Exercise> Using the listing below, set down exactly the lines starting at the line that contains "Outdoor air at" and ending at the line that contains "Approximate dew point", both included, and no others.

Exercise data>

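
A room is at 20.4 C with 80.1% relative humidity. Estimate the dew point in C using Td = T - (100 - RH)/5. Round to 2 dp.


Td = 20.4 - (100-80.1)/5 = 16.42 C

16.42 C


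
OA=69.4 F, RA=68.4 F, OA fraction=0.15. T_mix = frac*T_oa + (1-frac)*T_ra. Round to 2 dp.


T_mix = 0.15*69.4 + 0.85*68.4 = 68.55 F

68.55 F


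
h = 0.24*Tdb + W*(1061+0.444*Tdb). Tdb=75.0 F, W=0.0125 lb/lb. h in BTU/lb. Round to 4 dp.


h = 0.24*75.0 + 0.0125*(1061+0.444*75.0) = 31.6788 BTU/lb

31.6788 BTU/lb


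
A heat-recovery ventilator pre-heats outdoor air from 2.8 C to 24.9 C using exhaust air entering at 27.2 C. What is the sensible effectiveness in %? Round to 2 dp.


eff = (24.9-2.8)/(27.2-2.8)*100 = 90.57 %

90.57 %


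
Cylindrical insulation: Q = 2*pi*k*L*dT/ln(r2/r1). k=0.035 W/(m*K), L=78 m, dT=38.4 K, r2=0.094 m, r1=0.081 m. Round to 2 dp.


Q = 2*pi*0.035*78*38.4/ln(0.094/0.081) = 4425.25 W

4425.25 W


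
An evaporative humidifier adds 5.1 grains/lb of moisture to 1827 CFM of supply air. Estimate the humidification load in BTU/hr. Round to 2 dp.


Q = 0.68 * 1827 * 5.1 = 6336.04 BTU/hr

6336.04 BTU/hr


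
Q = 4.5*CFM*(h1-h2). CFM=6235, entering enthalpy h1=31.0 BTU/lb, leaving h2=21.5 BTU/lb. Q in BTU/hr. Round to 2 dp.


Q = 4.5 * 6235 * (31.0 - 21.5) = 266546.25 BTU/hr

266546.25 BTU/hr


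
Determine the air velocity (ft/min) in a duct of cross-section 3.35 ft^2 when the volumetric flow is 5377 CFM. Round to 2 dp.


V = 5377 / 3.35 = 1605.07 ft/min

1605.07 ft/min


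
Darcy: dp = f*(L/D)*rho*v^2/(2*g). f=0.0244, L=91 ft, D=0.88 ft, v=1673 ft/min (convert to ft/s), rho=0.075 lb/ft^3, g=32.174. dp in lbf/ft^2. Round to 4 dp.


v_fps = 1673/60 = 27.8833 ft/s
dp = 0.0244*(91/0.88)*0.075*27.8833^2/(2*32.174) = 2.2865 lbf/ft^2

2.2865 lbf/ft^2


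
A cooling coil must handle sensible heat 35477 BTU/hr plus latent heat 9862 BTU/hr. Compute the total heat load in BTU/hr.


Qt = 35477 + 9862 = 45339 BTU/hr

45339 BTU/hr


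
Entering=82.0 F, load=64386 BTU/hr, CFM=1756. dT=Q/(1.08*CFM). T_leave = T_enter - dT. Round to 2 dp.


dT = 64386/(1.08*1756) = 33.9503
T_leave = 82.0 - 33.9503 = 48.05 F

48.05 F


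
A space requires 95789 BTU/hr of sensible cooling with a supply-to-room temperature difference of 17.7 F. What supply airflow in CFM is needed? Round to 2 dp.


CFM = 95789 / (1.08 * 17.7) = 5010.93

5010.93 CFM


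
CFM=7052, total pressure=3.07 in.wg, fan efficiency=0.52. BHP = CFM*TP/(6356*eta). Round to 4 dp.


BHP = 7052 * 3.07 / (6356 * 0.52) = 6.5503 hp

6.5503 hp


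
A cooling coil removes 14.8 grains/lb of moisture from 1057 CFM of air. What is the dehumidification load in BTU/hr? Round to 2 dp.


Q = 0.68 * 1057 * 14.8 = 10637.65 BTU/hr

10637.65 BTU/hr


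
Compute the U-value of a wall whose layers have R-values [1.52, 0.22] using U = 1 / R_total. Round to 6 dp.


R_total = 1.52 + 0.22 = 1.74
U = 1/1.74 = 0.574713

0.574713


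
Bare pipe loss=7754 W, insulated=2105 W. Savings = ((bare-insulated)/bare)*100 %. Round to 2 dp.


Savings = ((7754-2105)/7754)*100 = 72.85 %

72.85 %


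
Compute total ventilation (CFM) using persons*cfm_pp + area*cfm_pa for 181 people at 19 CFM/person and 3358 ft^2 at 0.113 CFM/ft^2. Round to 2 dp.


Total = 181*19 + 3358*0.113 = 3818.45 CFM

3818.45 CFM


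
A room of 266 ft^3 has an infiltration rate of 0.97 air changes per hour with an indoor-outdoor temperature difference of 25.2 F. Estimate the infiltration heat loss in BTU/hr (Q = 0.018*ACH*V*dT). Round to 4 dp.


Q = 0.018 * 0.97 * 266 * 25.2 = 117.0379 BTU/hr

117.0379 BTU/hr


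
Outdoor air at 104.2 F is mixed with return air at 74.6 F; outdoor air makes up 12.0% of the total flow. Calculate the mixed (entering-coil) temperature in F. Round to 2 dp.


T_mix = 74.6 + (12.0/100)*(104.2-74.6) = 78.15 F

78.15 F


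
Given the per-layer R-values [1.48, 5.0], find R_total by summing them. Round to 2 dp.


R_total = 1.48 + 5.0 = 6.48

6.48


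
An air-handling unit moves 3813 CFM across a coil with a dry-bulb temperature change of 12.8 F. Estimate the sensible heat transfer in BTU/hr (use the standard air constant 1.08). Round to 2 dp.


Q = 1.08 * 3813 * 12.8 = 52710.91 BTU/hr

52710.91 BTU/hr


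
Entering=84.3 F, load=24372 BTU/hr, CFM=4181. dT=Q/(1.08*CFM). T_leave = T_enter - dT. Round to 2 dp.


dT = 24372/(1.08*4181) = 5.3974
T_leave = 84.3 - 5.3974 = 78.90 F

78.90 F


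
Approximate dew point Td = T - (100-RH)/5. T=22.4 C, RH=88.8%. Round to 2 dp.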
* * *
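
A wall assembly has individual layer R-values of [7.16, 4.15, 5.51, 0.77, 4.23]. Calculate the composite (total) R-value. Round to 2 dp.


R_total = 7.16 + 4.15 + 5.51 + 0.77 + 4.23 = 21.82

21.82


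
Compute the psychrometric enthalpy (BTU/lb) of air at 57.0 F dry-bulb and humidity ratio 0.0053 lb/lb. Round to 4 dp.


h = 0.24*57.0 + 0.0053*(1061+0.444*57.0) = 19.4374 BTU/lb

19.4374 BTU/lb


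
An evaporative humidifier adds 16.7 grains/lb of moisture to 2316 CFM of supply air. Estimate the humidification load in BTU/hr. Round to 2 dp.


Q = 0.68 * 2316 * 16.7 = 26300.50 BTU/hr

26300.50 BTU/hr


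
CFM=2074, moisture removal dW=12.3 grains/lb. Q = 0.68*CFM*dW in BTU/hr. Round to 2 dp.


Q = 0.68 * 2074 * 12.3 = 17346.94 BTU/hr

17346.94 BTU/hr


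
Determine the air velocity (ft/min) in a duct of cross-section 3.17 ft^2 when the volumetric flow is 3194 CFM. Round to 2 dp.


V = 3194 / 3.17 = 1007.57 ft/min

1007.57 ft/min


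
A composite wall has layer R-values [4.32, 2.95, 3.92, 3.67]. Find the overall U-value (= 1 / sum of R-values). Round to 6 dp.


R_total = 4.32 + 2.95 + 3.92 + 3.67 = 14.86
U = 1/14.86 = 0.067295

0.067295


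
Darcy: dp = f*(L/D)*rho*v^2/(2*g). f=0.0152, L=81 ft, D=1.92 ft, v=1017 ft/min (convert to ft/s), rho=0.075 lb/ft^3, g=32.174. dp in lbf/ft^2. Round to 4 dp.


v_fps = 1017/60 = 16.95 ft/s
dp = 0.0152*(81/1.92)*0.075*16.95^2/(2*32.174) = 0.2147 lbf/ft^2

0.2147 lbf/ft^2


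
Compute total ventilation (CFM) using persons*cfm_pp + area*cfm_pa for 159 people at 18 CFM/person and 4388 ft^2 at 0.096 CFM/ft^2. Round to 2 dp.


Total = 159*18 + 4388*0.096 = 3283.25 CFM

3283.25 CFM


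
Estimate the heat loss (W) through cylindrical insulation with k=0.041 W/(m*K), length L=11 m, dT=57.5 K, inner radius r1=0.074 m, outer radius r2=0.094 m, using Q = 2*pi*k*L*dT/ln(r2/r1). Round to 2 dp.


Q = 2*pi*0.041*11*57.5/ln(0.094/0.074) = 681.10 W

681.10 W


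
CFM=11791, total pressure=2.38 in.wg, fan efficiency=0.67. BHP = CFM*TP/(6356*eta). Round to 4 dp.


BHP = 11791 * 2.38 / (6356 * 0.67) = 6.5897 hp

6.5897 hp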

Expected output>
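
Outdoor air at 104.2 F is mixed with return air at 74.6 F; outdoor air makes up 12.0% of the total flow. Calculate the mixed (entering-coil) temperature in F. Round to 2 dp.


T_mix = 74.6 + (12.0/100)*(104.2-74.6) = 78.15 F

78.15 F


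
Given the per-layer R-values [1.48, 5.0], find R_total by summing them. Round to 2 dp.


R_total = 1.48 + 5.0 = 6.48

6.48


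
An air-handling unit moves 3813 CFM across a coil with a dry-bulb temperature change of 12.8 F. Estimate the sensible heat transfer in BTU/hr (use the standard air constant 1.08). Round to 2 dp.


Q = 1.08 * 3813 * 12.8 = 52710.91 BTU/hr

52710.91 BTU/hr


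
Entering=84.3 F, load=24372 BTU/hr, CFM=4181. dT=Q/(1.08*CFM). T_leave = T_enter - dT. Round to 2 dp.


dT = 24372/(1.08*4181) = 5.3974
T_leave = 84.3 - 5.3974 = 78.90 F

78.90 F


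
Approximate dew point Td = T - (100-RH)/5. T=22.4 C, RH=88.8%. Round to 2 dp.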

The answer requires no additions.